*ASSIGNMENT*.
The answer must be the number of lines in the listing below that contain "same", and nothing else.

*DATA RECORDS*.
+ + + +
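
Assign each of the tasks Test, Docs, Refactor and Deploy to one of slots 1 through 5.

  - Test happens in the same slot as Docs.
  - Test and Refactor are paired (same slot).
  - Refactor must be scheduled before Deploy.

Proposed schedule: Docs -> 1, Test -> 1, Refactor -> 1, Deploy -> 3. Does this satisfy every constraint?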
+ + + +
*OUTPUT FOR THIS EXERCISE*.
2